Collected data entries
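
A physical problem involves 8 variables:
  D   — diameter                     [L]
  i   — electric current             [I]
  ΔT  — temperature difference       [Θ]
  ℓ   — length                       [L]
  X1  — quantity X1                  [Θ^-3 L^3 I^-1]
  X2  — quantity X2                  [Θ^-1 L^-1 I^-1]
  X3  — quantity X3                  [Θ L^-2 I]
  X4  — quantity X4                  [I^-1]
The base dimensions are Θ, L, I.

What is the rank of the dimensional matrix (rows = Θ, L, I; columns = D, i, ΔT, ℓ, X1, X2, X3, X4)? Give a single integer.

3

Exponent matrix [Θ,L,I] × [D,i,ΔT,ℓ,X1,X2,X3,X4]:
  Θ: [ 0  0  1  0 -3 -1  1  0]
  L: [ 1  0  0  1  3 -1 -2  0]
  I: [ 0  1  0  0 -1 -1  1 -1]
Echelon form has 3 nonzero rows (pivots: D,i,ΔT)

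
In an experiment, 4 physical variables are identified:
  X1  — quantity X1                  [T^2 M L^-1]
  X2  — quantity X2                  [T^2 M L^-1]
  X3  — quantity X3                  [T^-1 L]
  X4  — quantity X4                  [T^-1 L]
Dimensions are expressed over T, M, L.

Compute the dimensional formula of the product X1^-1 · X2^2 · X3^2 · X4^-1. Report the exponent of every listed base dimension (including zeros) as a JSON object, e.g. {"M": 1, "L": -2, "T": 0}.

Dimensional matrix (T×M×L by X1×X2×X3×X4):
  T: [ 2  2 -1 -1]
  M: [ 1  1  0  0]
  L: [-1 -1  1  1]
  [T]: (-1)·2+(2)·2+(2)·-1+(-1)·-1 = 1
  [M]: (-1)·1+(2)·1+(2)·0+(-1)·0 = 1
  [L]: (-1)·-1+(2)·-1+(2)·1+(-1)·1 = 0
⇒ T M

{"T": 1, "M": 1, "L": 0}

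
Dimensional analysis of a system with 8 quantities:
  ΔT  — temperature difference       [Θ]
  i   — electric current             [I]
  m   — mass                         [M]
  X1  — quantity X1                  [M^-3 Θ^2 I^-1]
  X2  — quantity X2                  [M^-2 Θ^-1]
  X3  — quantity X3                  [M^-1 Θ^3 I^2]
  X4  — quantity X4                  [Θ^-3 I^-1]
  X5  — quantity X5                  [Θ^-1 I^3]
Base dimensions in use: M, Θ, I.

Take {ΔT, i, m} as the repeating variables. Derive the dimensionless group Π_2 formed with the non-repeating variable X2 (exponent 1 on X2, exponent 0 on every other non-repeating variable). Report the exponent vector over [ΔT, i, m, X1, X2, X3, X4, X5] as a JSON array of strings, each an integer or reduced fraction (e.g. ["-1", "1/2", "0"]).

Exponent matrix [M,Θ,I] × [ΔT,i,m,X1,X2,X3,X4,X5]:
  M: [ 0  0  1 -3 -2 -1  0  0]
  Θ: [ 1  0  0  2 -1  3 -3 -1]
  I: [ 0  1  0 -1  0  2 -1  3]
Echelon form has 3 nonzero rows (pivots: ΔT,i,m)
Pivot set = {ΔT,i,m}, free = {X1,X2,X3,X4,X5}
RREF:
  r0: [   1    0    0    2   -1    3   -3   -1]
  r1: [   0    1    0   -1    0    2   -1    3]
  r2: [   0    0    1   -3   -2   -1    0    0]
Fix exponent of X2 at 1, X1 at 0, X3 at 0, X4 at 0, X5 at 0; solve each RREF row for its pivot's exponent:
  r0: exp(ΔT) + (-1)·1 = 0 ⇒ exp(ΔT) = 1
  r1: exp(i) + (0)·1 = 0 ⇒ exp(i) = 0
  r2: exp(m) + (-2)·1 = 0 ⇒ exp(m) = 2
Π_2 = ΔT · m^2 · X2

["1", "0", "2", "0", "1", "0", "0", "0"]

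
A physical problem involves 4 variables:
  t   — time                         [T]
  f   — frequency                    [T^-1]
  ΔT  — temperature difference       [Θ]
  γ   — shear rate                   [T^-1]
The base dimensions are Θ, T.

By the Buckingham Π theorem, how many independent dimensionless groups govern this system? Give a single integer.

2

Exponent matrix [Θ,T] × [t,f,ΔT,γ]:
  Θ: [ 0  0  1  0]
  T: [ 1 -1  0 -1]
RREF → pivots at {t,ΔT} ⇒ r = 2
4 vars − rank 2 = 2 Π groups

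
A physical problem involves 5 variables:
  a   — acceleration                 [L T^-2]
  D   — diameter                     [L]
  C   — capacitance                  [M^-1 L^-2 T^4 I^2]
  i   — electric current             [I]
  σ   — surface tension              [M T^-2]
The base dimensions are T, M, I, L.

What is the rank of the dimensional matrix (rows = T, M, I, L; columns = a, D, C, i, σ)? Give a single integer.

4

Write exponents as rows T,M,I,L / cols a,D,C,i,σ:
  T: [-2  0  4  0 -2]
  M: [ 0  0 -1  0  1]
  I: [ 0  0  2  1  0]
  L: [ 1  1 -2  0  0]
RREF → pivots at {a,D,C,i} ⇒ r = 4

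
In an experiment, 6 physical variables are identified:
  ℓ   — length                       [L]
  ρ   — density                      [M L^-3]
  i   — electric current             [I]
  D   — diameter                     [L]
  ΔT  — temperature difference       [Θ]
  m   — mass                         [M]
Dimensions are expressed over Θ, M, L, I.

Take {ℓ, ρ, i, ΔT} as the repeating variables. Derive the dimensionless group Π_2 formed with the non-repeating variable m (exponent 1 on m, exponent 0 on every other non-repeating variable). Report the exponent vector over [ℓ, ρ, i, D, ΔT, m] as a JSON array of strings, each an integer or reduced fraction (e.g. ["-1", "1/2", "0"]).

["-3", "-1", "0", "0", "0", "1"]

Exponent matrix [Θ,M,L,I] × [ℓ,ρ,i,D,ΔT,m]:
  Θ: [ 0  0  0  0  1  0]
  M: [ 0  1  0  0  0  1]
  L: [ 1 -3  0  1  0  0]
  I: [ 0  0  1  0  0  0]
Row reduction gives pivot columns ℓ,ρ,i,ΔT; rank = 4
Pivot set = {ℓ,ρ,i,ΔT}, free = {D,m}
RREF:
  r0: [   1    0    0    1    0    3]
  r1: [   0    1    0    0    0    1]
  r2: [   0    0    1    0    0    0]
  r3: [   0    0    0    0    1    0]
Fix exponent of m at 1, D at 0; solve each RREF row for its pivot's exponent:
  r0: exp(ℓ) + (3)·1 = 0 ⇒ exp(ℓ) = -3
  r1: exp(ρ) + (1)·1 = 0 ⇒ exp(ρ) = -1
  r2: exp(i) + (0)·1 = 0 ⇒ exp(i) = 0
  r3: exp(ΔT) + (0)·1 = 0 ⇒ exp(ΔT) = 0
Π_2 = ℓ^-3 · ρ^-1 · m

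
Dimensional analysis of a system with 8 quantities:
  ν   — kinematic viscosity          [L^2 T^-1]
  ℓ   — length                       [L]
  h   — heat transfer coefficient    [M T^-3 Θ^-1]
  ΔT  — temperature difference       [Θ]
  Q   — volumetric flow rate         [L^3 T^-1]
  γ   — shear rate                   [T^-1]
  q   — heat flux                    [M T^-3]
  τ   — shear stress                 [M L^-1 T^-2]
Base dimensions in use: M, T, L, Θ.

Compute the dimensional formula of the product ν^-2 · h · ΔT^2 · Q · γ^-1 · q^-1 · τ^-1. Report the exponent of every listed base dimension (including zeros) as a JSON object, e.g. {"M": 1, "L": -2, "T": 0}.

{"M": -1, "T": 4, "L": 0, "Θ": 1}

Write exponents as rows M,T,L,Θ / cols ν,ℓ,h,ΔT,Q,γ,q,τ:
  M: [ 0  0  1  0  0  0  1  1]
  T: [-1  0 -3  0 -1 -1 -3 -2]
  L: [ 2  1  0  0  3  0  0 -1]
  Θ: [ 0  0 -1  1  0  0  0  0]
  [M]: (-2)·0+(1)·1+(2)·0+(1)·0+(-1)·0+(-1)·1+(-1)·1 = -1
  [T]: (-2)·-1+(1)·-3+(2)·0+(1)·-1+(-1)·-1+(-1)·-3+(-1)·-2 = 4
  [L]: (-2)·2+(1)·0+(2)·0+(1)·3+(-1)·0+(-1)·0+(-1)·-1 = 0
  [Θ]: (-2)·0+(1)·-1+(2)·1+(1)·0+(-1)·0+(-1)·0+(-1)·0 = 1
⇒ M^-1 T^4 Θ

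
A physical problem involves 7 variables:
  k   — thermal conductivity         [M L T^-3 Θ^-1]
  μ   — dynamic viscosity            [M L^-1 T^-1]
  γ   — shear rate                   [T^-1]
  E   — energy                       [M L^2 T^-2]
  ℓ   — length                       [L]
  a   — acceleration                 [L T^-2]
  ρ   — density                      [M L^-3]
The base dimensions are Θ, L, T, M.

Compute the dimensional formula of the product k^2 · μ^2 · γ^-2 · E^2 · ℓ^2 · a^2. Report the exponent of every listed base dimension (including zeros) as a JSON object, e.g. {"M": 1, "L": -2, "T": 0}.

Exponent matrix [Θ,L,T,M] × [k,μ,γ,E,ℓ,a,ρ]:
  Θ: [-1  0  0  0  0  0  0]
  L: [ 1 -1  0  2  1  1 -3]
  T: [-3 -1 -1 -2  0 -2  0]
  M: [ 1  1  0  1  0  0  1]
  [Θ]: (2)·-1+(2)·0+(-2)·0+(2)·0+(2)·0+(2)·0 = -2
  [L]: (2)·1+(2)·-1+(-2)·0+(2)·2+(2)·1+(2)·1 = 8
  [T]: (2)·-3+(2)·-1+(-2)·-1+(2)·-2+(2)·0+(2)·-2 = -14
  [M]: (2)·1+(2)·1+(-2)·0+(2)·1+(2)·0+(2)·0 = 6
⇒ Θ^-2 L^8 T^-14 M^6

{"Θ": -2, "L": 8, "T": -14, "M": 6}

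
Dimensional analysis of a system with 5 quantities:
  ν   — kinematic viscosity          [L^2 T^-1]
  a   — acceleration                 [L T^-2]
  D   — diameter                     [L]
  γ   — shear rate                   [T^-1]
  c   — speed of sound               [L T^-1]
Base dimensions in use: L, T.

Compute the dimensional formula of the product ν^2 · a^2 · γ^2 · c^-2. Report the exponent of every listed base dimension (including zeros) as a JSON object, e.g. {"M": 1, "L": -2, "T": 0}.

{"L": 4, "T": -6}

Write exponents as rows L,T / cols ν,a,D,γ,c:
  L: [ 2  1  1  0  1]
  T: [-1 -2  0 -1 -1]
  [L]: (2)·2+(2)·1+(2)·0+(-2)·1 = 4
  [T]: (2)·-1+(2)·-2+(2)·-1+(-2)·-1 = -6
⇒ L^4 T^-6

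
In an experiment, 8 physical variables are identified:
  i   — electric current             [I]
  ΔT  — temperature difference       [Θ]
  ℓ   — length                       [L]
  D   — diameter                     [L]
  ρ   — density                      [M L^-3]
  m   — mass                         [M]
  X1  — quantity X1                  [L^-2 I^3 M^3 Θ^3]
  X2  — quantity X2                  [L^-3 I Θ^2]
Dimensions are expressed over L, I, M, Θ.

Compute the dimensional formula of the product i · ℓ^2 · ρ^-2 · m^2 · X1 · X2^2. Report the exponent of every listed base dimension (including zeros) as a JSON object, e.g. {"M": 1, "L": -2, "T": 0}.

Dimensional matrix (L×I×M×Θ by i×ΔT×ℓ×D×ρ×m×X1×X2):
  L: [ 0  0  1  1 -3  0 -2 -3]
  I: [ 1  0  0  0  0  0  3  1]
  M: [ 0  0  0  0  1  1  3  0]
  Θ: [ 0  1  0  0  0  0  3  2]
  [L]: (1)·0+(2)·1+(-2)·-3+(2)·0+(1)·-2+(2)·-3 = 0
  [I]: (1)·1+(2)·0+(-2)·0+(2)·0+(1)·3+(2)·1 = 6
  [M]: (1)·0+(2)·0+(-2)·1+(2)·1+(1)·3+(2)·0 = 3
  [Θ]: (1)·0+(2)·0+(-2)·0+(2)·0+(1)·3+(2)·2 = 7
⇒ I^6 M^3 Θ^7

{"L": 0, "I": 6, "M": 3, "Θ": 7}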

- Task brief:
Word for word, restate only the lines from the one containing "Compute the dimensional formula of the product i" through the last line of the entries, with both ends kept.

- Answer box:
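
Compute the dimensional formula of the product i · ℓ^2 · ρ^-2 · m^2 · X1 · X2^2. Report the exponent of every listed base dimension (including zeros) as a JSON object, e.g. {"M": 1, "L": -2, "T": 0}.

Dimensional matrix (L×I×M×Θ by i×ΔT×ℓ×D×ρ×m×X1×X2):
  L: [ 0  0  1  1 -3  0 -2 -3]
  I: [ 1  0  0  0  0  0  3  1]
  M: [ 0  0  0  0  1  1  3  0]
  Θ: [ 0  1  0  0  0  0  3  2]
  [L]: (1)·0+(2)·1+(-2)·-3+(2)·0+(1)·-2+(2)·-3 = 0
  [I]: (1)·1+(2)·0+(-2)·0+(2)·0+(1)·3+(2)·1 = 6
  [M]: (1)·0+(2)·0+(-2)·1+(2)·1+(1)·3+(2)·0 = 3
  [Θ]: (1)·0+(2)·0+(-2)·0+(2)·0+(1)·3+(2)·2 = 7
⇒ I^6 M^3 Θ^7

{"L": 0, "I": 6, "M": 3, "Θ": 7}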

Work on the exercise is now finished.